===== Records for processing =====

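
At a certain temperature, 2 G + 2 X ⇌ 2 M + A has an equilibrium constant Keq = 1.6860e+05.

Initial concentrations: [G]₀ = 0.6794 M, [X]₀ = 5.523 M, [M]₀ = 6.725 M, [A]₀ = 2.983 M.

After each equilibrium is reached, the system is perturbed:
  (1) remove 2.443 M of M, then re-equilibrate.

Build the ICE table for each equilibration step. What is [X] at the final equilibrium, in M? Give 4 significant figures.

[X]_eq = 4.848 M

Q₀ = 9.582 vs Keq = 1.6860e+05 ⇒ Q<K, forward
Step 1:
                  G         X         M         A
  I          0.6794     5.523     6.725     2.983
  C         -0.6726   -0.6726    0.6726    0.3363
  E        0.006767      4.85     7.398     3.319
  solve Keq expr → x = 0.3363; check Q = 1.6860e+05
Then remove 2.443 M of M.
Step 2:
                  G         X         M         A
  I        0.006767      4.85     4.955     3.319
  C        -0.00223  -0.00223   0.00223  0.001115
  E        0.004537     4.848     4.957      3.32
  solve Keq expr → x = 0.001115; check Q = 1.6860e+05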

=====
===== Records for processing =====

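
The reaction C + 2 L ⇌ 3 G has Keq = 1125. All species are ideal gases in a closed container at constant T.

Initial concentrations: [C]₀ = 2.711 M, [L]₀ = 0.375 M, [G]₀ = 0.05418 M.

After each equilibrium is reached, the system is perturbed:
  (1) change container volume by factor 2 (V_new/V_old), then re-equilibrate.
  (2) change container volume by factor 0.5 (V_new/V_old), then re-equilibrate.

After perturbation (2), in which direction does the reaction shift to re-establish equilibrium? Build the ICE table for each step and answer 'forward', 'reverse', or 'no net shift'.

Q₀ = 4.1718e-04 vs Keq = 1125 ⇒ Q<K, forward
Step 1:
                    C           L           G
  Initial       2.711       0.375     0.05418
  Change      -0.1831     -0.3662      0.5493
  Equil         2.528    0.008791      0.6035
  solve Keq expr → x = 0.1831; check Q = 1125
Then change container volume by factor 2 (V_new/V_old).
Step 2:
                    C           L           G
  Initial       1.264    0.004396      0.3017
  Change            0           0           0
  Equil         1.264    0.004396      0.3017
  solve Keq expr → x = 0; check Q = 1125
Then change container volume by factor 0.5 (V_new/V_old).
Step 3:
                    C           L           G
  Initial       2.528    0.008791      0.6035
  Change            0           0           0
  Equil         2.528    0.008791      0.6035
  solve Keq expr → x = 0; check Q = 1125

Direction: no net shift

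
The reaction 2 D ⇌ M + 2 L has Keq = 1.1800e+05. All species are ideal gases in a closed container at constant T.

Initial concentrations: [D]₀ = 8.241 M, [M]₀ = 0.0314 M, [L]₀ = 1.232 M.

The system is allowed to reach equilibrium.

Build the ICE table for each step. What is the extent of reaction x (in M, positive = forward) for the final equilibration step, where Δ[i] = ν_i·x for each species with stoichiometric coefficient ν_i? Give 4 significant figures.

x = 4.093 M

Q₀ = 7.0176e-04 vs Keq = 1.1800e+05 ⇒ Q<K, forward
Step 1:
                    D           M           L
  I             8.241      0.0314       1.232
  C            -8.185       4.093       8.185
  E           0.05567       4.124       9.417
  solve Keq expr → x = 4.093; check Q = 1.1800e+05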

=====
===== Records for processing =====

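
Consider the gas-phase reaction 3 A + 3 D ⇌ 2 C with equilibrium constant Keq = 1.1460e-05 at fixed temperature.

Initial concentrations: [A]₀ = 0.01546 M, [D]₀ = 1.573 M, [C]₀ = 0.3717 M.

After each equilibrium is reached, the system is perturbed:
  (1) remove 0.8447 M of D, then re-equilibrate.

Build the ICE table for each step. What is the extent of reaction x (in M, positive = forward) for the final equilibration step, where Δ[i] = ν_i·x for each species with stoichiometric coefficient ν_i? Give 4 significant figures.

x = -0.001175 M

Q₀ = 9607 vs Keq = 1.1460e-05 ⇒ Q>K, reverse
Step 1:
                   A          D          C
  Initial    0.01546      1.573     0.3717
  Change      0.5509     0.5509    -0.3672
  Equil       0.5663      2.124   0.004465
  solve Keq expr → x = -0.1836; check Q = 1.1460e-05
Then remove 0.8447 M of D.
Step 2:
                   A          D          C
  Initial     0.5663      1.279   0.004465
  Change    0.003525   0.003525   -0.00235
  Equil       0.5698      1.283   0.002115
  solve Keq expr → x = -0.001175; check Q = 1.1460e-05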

=====

● Your objective
Beginning with the line above that contains "(2) change container", copy each line exactly up to and including the line that contains "The system is allowed to reach equilibrium.", and go no further.

● Solution below
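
  (2) change container volume by factor 0.5 (V_new/V_old), then re-equilibrate.

After perturbation (2), in which direction does the reaction shift to re-establish equilibrium? Build the ICE table for each step and answer 'forward', 'reverse', or 'no net shift'.

Q₀ = 4.1718e-04 vs Keq = 1125 ⇒ Q<K, forward
Step 1:
                    C           L           G
  Initial       2.711       0.375     0.05418
  Change      -0.1831     -0.3662      0.5493
  Equil         2.528    0.008791      0.6035
  solve Keq expr → x = 0.1831; check Q = 1125
Then change container volume by factor 2 (V_new/V_old).
Step 2:
                    C           L           G
  Initial       1.264    0.004396      0.3017
  Change            0           0           0
  Equil         1.264    0.004396      0.3017
  solve Keq expr → x = 0; check Q = 1125
Then change container volume by factor 0.5 (V_new/V_old).
Step 3:
                    C           L           G
  Initial       2.528    0.008791      0.6035
  Change            0           0           0
  Equil         2.528    0.008791      0.6035
  solve Keq expr → x = 0; check Q = 1125

Direction: no net shift

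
The reaction 2 D ⇌ M + 2 L has Keq = 1.1800e+05. All species are ideal gases in a closed container at constant T.

Initial concentrations: [D]₀ = 8.241 M, [M]₀ = 0.0314 M, [L]₀ = 1.232 M.

The system is allowed to reach equilibrium.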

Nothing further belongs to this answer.